- [Prompt]: Begin at the top of the following data. Copy each line exactly until you have copied the line containing "0 = -4*h(y)*sin(y) - cos(y)*d/dy h(y)".

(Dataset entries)
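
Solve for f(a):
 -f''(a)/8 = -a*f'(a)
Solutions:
 f(a) = C1 + C2*erfi(2*a)


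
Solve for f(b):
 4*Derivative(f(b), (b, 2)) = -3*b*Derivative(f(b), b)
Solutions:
 f(b) = C1 + C2*erf(sqrt(6)*b/4)


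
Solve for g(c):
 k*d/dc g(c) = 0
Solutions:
 g(c) = C1


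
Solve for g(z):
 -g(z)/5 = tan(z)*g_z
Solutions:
 g(z) = C1/sin(z)^(1/5)


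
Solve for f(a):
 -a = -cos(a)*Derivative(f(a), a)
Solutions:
 f(a) = C1 + Integral(a/cos(a), a)


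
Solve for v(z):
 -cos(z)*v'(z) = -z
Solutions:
 v(z) = C1 + Integral(z/cos(z), z)


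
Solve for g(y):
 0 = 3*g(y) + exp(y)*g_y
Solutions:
 g(y) = C1*exp(3*exp(-y))


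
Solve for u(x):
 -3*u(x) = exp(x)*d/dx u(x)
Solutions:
 u(x) = C1*exp(3*exp(-x))


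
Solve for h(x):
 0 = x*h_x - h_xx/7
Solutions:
 h(x) = C1 + C2*erfi(sqrt(14)*x/2)


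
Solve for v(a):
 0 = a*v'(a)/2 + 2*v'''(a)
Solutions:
 v(a) = C1 + Integral(C2*airyai(-2^(1/3)*a/2) + C3*airybi(-2^(1/3)*a/2), a)


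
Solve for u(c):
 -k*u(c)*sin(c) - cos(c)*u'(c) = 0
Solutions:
 u(c) = C1*exp(k*log(cos(c)))


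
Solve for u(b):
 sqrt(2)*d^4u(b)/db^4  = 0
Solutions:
 u(b) = C1 + C2*b + C3*b^2 + C4*b^3


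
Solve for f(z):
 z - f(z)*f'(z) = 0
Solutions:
 f(z) = -sqrt(C1 + z^2)
 f(z) = sqrt(C1 + z^2)


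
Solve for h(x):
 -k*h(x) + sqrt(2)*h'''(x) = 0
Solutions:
 h(x) = C1*exp(2^(5/6)*k^(1/3)*x/2) + C2*exp(2^(5/6)*k^(1/3)*x*(-1 + sqrt(3)*I)/4) + C3*exp(-2^(5/6)*k^(1/3)*x*(1 + sqrt(3)*I)/4)


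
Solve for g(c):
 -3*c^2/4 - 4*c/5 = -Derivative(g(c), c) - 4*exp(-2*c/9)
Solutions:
 g(c) = C1 + c^3/4 + 2*c^2/5 + 18*exp(-2*c/9)


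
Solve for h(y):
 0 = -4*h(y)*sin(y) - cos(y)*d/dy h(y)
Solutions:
 h(y) = C1*cos(y)^4


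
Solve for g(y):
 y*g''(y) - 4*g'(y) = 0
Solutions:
 g(y) = C1 + C2*y^5


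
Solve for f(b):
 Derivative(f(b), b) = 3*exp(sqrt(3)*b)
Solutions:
 f(b) = C1 + sqrt(3)*exp(sqrt(3)*b)


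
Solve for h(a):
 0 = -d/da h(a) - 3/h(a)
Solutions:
 h(a) = -sqrt(C1 - 6*a)
 h(a) = sqrt(C1 - 6*a)


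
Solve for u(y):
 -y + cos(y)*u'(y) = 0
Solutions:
 u(y) = C1 + Integral(y/cos(y), y)


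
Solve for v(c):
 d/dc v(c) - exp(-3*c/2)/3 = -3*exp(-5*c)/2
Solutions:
 v(c) = C1 + 3*exp(-5*c)/10 - 2*exp(-3*c/2)/9


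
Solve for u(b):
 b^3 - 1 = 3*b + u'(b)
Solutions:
 u(b) = C1 + b^4/4 - 3*b^2/2 - b


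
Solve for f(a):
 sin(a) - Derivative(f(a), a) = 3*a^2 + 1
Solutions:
 f(a) = C1 - a^3 - a - cos(a)


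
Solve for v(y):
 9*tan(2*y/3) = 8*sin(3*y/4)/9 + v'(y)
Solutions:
 v(y) = C1 - 27*log(cos(2*y/3))/2 + 32*cos(3*y/4)/27


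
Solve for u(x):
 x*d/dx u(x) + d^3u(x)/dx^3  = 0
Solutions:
 u(x) = C1 + Integral(C2*airyai(-x) + C3*airybi(-x), x)


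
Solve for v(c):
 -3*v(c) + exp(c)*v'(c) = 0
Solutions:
 v(c) = C1*exp(-3*exp(-c))


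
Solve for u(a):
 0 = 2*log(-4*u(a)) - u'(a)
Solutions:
 -Integral(1/(log(-_y) + 2*log(2)), (_y, u(a)))/2 = C1 - a


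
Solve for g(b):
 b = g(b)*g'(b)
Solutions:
 g(b) = -sqrt(C1 + b^2)
 g(b) = sqrt(C1 + b^2)


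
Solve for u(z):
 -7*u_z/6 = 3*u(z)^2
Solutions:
 u(z) = 7/(C1 + 18*z)


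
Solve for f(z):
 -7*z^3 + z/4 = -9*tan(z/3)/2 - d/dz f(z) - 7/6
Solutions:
 f(z) = C1 + 7*z^4/4 - z^2/8 - 7*z/6 + 27*log(cos(z/3))/2


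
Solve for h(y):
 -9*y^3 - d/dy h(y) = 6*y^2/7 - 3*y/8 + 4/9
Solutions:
 h(y) = C1 - 9*y^4/4 - 2*y^3/7 + 3*y^2/16 - 4*y/9


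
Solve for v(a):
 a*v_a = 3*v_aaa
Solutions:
 v(a) = C1 + Integral(C2*airyai(3^(2/3)*a/3) + C3*airybi(3^(2/3)*a/3), a)


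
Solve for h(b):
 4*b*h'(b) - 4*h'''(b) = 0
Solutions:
 h(b) = C1 + Integral(C2*airyai(b) + C3*airybi(b), b)


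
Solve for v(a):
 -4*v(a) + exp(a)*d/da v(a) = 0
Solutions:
 v(a) = C1*exp(-4*exp(-a))


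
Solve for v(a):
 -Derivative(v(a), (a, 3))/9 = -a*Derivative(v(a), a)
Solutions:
 v(a) = C1 + Integral(C2*airyai(3^(2/3)*a) + C3*airybi(3^(2/3)*a), a)


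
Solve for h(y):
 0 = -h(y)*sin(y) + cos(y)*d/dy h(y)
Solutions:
 h(y) = C1/cos(y)


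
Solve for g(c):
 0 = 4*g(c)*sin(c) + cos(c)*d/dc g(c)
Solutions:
 g(c) = C1*cos(c)^4


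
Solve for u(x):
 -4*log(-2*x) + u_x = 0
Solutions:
 u(x) = C1 + 4*x*log(-x) + 4*x*(-1 + log(2))


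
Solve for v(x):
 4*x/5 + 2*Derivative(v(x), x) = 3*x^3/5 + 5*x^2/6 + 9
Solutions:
 v(x) = C1 + 3*x^4/40 + 5*x^3/36 - x^2/5 + 9*x/2


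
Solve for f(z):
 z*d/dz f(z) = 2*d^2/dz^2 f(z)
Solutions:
 f(z) = C1 + C2*erfi(z/2)


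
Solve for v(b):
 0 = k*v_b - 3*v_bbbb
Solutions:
 v(b) = C1 + C2*exp(3^(2/3)*b*k^(1/3)/3) + C3*exp(b*k^(1/3)*(-3^(2/3) + 3*3^(1/6)*I)/6) + C4*exp(-b*k^(1/3)*(3^(2/3) + 3*3^(1/6)*I)/6)


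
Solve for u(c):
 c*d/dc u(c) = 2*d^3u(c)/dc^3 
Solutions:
 u(c) = C1 + Integral(C2*airyai(2^(2/3)*c/2) + C3*airybi(2^(2/3)*c/2), c)


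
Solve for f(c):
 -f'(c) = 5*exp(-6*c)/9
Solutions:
 f(c) = C1 + 5*exp(-6*c)/54


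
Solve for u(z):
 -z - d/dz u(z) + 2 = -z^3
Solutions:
 u(z) = C1 + z^4/4 - z^2/2 + 2*z


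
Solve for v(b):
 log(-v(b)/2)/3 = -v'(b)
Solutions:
 3*Integral(1/(log(-_y) - log(2)), (_y, v(b))) = C1 - b


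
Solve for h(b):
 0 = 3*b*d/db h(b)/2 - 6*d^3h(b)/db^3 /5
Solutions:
 h(b) = C1 + Integral(C2*airyai(10^(1/3)*b/2) + C3*airybi(10^(1/3)*b/2), b)


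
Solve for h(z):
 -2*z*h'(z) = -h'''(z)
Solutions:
 h(z) = C1 + Integral(C2*airyai(2^(1/3)*z) + C3*airybi(2^(1/3)*z), z)


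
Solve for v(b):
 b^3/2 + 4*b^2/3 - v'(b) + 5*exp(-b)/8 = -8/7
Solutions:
 v(b) = C1 + b^4/8 + 4*b^3/9 + 8*b/7 - 5*exp(-b)/8


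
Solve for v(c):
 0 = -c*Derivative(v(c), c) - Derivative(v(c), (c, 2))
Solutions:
 v(c) = C1 + C2*erf(sqrt(2)*c/2)


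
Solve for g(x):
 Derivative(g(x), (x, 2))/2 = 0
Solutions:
 g(x) = C1 + C2*x


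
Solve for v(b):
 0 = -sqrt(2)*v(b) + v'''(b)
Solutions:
 v(b) = C3*exp(2^(1/6)*b) + (C1*sin(2^(1/6)*sqrt(3)*b/2) + C2*cos(2^(1/6)*sqrt(3)*b/2))*exp(-2^(1/6)*b/2)


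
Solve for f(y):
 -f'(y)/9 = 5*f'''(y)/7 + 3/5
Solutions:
 f(y) = C1 + C2*sin(sqrt(35)*y/15) + C3*cos(sqrt(35)*y/15) - 27*y/5


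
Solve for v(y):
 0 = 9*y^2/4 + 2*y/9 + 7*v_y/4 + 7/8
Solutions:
 v(y) = C1 - 3*y^3/7 - 4*y^2/63 - y/2


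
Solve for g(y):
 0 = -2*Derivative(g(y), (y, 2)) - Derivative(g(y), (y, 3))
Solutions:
 g(y) = C1 + C2*y + C3*exp(-2*y)


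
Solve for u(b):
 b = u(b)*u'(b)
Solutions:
 u(b) = -sqrt(C1 + b^2)
 u(b) = sqrt(C1 + b^2)


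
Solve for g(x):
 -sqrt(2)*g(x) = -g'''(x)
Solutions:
 g(x) = C3*exp(2^(1/6)*x) + (C1*sin(2^(1/6)*sqrt(3)*x/2) + C2*cos(2^(1/6)*sqrt(3)*x/2))*exp(-2^(1/6)*x/2)


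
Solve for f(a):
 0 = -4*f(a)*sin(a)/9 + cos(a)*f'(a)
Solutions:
 f(a) = C1/cos(a)^(4/9)


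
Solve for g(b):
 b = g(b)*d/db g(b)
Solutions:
 g(b) = -sqrt(C1 + b^2)
 g(b) = sqrt(C1 + b^2)


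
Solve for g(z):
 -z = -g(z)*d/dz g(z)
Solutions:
 g(z) = -sqrt(C1 + z^2)
 g(z) = sqrt(C1 + z^2)


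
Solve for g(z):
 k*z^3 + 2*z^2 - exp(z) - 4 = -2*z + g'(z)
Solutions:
 g(z) = C1 + k*z^4/4 + 2*z^3/3 + z^2 - 4*z - exp(z)


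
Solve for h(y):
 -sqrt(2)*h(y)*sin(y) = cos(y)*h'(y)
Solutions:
 h(y) = C1*cos(y)^(sqrt(2))


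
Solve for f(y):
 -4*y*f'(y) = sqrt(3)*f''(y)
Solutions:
 f(y) = C1 + C2*erf(sqrt(2)*3^(3/4)*y/3)


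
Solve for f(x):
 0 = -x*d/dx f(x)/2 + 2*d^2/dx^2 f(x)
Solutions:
 f(x) = C1 + C2*erfi(sqrt(2)*x/4)


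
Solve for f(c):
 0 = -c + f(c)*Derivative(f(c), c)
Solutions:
 f(c) = -sqrt(C1 + c^2)
 f(c) = sqrt(C1 + c^2)


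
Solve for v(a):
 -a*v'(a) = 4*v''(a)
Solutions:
 v(a) = C1 + C2*erf(sqrt(2)*a/4)


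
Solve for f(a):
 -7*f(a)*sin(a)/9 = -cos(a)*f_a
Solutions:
 f(a) = C1/cos(a)^(7/9)


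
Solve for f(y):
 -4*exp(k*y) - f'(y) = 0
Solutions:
 f(y) = C1 - 4*exp(k*y)/k


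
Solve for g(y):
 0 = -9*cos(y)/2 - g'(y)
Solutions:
 g(y) = C1 - 9*sin(y)/2


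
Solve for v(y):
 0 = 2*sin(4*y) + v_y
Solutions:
 v(y) = C1 + cos(4*y)/2


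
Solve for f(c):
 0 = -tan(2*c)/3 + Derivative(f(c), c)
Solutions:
 f(c) = C1 - log(cos(2*c))/6


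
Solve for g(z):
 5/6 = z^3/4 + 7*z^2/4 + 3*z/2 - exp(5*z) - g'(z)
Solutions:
 g(z) = C1 + z^4/16 + 7*z^3/12 + 3*z^2/4 - 5*z/6 - exp(5*z)/5


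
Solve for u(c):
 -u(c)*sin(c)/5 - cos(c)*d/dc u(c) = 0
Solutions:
 u(c) = C1*cos(c)^(1/5)


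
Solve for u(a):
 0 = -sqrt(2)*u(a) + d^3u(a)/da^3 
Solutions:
 u(a) = C3*exp(2^(1/6)*a) + (C1*sin(2^(1/6)*sqrt(3)*a/2) + C2*cos(2^(1/6)*sqrt(3)*a/2))*exp(-2^(1/6)*a/2)


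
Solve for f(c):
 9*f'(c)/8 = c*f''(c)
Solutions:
 f(c) = C1 + C2*c^(17/8)


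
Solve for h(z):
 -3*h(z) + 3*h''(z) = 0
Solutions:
 h(z) = C1*exp(-z) + C2*exp(z)


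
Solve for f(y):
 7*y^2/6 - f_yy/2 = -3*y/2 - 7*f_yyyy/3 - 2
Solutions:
 f(y) = C1 + C2*y + C3*exp(-sqrt(42)*y/14) + C4*exp(sqrt(42)*y/14) + 7*y^4/36 + y^3/2 + 116*y^2/9


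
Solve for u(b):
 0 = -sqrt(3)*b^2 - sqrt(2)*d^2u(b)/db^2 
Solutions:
 u(b) = C1 + C2*b - sqrt(6)*b^4/24


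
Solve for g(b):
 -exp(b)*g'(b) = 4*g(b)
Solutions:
 g(b) = C1*exp(4*exp(-b))


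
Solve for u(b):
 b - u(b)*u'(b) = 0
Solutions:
 u(b) = -sqrt(C1 + b^2)
 u(b) = sqrt(C1 + b^2)


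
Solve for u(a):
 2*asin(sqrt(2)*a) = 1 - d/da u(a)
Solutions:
 u(a) = C1 - 2*a*asin(sqrt(2)*a) + a - sqrt(2)*sqrt(1 - 2*a^2)


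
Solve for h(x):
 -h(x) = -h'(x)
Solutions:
 h(x) = C1*exp(x)


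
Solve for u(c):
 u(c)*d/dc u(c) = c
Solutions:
 u(c) = -sqrt(C1 + c^2)
 u(c) = sqrt(C1 + c^2)


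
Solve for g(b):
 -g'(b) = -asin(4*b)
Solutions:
 g(b) = C1 + b*asin(4*b) + sqrt(1 - 16*b^2)/4


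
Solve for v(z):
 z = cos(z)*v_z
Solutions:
 v(z) = C1 + Integral(z/cos(z), z)


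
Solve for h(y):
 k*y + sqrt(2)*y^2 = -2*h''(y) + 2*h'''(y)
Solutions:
 h(y) = C1 + C2*y + C3*exp(y) - sqrt(2)*y^4/24 + y^3*(-k - 2*sqrt(2))/12 + y^2*(-k - 2*sqrt(2))/4


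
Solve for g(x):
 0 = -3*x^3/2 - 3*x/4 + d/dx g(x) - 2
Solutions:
 g(x) = C1 + 3*x^4/8 + 3*x^2/8 + 2*x


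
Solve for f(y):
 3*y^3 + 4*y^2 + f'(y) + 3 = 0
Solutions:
 f(y) = C1 - 3*y^4/4 - 4*y^3/3 - 3*y


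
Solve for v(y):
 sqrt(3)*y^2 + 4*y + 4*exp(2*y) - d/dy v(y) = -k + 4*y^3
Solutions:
 v(y) = C1 + k*y - y^4 + sqrt(3)*y^3/3 + 2*y^2 + 2*exp(2*y)


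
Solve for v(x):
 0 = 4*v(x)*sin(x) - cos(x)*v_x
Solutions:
 v(x) = C1/cos(x)^4


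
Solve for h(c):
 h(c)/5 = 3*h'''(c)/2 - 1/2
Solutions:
 h(c) = C3*exp(15^(2/3)*2^(1/3)*c/15) + (C1*sin(2^(1/3)*3^(1/6)*5^(2/3)*c/10) + C2*cos(2^(1/3)*3^(1/6)*5^(2/3)*c/10))*exp(-15^(2/3)*2^(1/3)*c/30) - 5/2


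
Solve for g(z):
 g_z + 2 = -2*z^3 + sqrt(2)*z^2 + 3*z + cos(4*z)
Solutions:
 g(z) = C1 - z^4/2 + sqrt(2)*z^3/3 + 3*z^2/2 - 2*z + sin(4*z)/4


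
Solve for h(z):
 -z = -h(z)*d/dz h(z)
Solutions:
 h(z) = -sqrt(C1 + z^2)
 h(z) = sqrt(C1 + z^2)


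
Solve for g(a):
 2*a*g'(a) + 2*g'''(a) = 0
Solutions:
 g(a) = C1 + Integral(C2*airyai(-a) + C3*airybi(-a), a)


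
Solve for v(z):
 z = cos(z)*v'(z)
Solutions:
 v(z) = C1 + Integral(z/cos(z), z)


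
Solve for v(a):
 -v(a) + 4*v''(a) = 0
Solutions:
 v(a) = C1*exp(-a/2) + C2*exp(a/2)


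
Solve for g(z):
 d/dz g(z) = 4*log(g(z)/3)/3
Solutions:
 3*Integral(1/(-log(_y) + log(3)), (_y, g(z)))/4 = C1 - z


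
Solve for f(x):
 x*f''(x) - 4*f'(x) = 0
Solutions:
 f(x) = C1 + C2*x^5


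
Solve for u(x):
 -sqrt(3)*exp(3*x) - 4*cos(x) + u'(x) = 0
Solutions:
 u(x) = C1 + sqrt(3)*exp(3*x)/3 + 4*sin(x)


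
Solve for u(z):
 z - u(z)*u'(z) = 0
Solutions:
 u(z) = -sqrt(C1 + z^2)
 u(z) = sqrt(C1 + z^2)


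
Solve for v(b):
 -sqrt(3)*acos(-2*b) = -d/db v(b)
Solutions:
 v(b) = C1 + sqrt(3)*(b*acos(-2*b) + sqrt(1 - 4*b^2)/2)


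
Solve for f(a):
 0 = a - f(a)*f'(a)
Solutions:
 f(a) = -sqrt(C1 + a^2)
 f(a) = sqrt(C1 + a^2)


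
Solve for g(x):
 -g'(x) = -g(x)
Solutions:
 g(x) = C1*exp(x)


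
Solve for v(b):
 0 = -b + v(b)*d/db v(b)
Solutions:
 v(b) = -sqrt(C1 + b^2)
 v(b) = sqrt(C1 + b^2)


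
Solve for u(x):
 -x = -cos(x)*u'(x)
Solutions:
 u(x) = C1 + Integral(x/cos(x), x)


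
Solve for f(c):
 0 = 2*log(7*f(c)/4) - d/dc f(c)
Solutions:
 Integral(1/(-log(_y) - log(7) + 2*log(2)), (_y, f(c)))/2 = C1 - c


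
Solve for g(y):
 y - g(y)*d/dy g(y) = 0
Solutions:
 g(y) = -sqrt(C1 + y^2)
 g(y) = sqrt(C1 + y^2)


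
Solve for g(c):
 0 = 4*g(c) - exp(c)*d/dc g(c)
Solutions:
 g(c) = C1*exp(-4*exp(-c))


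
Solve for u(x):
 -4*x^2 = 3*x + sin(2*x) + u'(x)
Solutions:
 u(x) = C1 - 4*x^3/3 - 3*x^2/2 + cos(2*x)/2


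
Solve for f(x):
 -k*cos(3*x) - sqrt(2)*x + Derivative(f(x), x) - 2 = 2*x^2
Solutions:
 f(x) = C1 + k*sin(3*x)/3 + 2*x^3/3 + sqrt(2)*x^2/2 + 2*x


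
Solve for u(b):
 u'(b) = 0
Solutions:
 u(b) = C1


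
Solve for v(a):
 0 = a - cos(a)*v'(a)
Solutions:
 v(a) = C1 + Integral(a/cos(a), a)


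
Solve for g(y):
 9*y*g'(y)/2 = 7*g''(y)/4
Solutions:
 g(y) = C1 + C2*erfi(3*sqrt(7)*y/7)


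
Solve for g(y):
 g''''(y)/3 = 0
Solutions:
 g(y) = C1 + C2*y + C3*y^2 + C4*y^3


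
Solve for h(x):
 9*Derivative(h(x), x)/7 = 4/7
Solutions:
 h(x) = C1 + 4*x/9


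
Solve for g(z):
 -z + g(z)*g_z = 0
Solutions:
 g(z) = -sqrt(C1 + z^2)
 g(z) = sqrt(C1 + z^2)


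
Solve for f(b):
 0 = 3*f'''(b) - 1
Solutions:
 f(b) = C1 + C2*b + C3*b^2 + b^3/18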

- [Reply to the task]:
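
Solve for f(a):
 -f''(a)/8 = -a*f'(a)
Solutions:
 f(a) = C1 + C2*erfi(2*a)


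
Solve for f(b):
 4*Derivative(f(b), (b, 2)) = -3*b*Derivative(f(b), b)
Solutions:
 f(b) = C1 + C2*erf(sqrt(6)*b/4)


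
Solve for g(c):
 k*d/dc g(c) = 0
Solutions:
 g(c) = C1


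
Solve for g(z):
 -g(z)/5 = tan(z)*g_z
Solutions:
 g(z) = C1/sin(z)^(1/5)


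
Solve for f(a):
 -a = -cos(a)*Derivative(f(a), a)
Solutions:
 f(a) = C1 + Integral(a/cos(a), a)


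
Solve for v(z):
 -cos(z)*v'(z) = -z
Solutions:
 v(z) = C1 + Integral(z/cos(z), z)


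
Solve for g(y):
 0 = 3*g(y) + exp(y)*g_y
Solutions:
 g(y) = C1*exp(3*exp(-y))


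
Solve for u(x):
 -3*u(x) = exp(x)*d/dx u(x)
Solutions:
 u(x) = C1*exp(3*exp(-x))


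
Solve for h(x):
 0 = x*h_x - h_xx/7
Solutions:
 h(x) = C1 + C2*erfi(sqrt(14)*x/2)


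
Solve for v(a):
 0 = a*v'(a)/2 + 2*v'''(a)
Solutions:
 v(a) = C1 + Integral(C2*airyai(-2^(1/3)*a/2) + C3*airybi(-2^(1/3)*a/2), a)


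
Solve for u(c):
 -k*u(c)*sin(c) - cos(c)*u'(c) = 0
Solutions:
 u(c) = C1*exp(k*log(cos(c)))


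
Solve for u(b):
 sqrt(2)*d^4u(b)/db^4  = 0
Solutions:
 u(b) = C1 + C2*b + C3*b^2 + C4*b^3


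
Solve for f(z):
 z - f(z)*f'(z) = 0
Solutions:
 f(z) = -sqrt(C1 + z^2)
 f(z) = sqrt(C1 + z^2)


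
Solve for h(x):
 -k*h(x) + sqrt(2)*h'''(x) = 0
Solutions:
 h(x) = C1*exp(2^(5/6)*k^(1/3)*x/2) + C2*exp(2^(5/6)*k^(1/3)*x*(-1 + sqrt(3)*I)/4) + C3*exp(-2^(5/6)*k^(1/3)*x*(1 + sqrt(3)*I)/4)


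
Solve for g(c):
 -3*c^2/4 - 4*c/5 = -Derivative(g(c), c) - 4*exp(-2*c/9)
Solutions:
 g(c) = C1 + c^3/4 + 2*c^2/5 + 18*exp(-2*c/9)


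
Solve for h(y):
 0 = -4*h(y)*sin(y) - cos(y)*d/dy h(y)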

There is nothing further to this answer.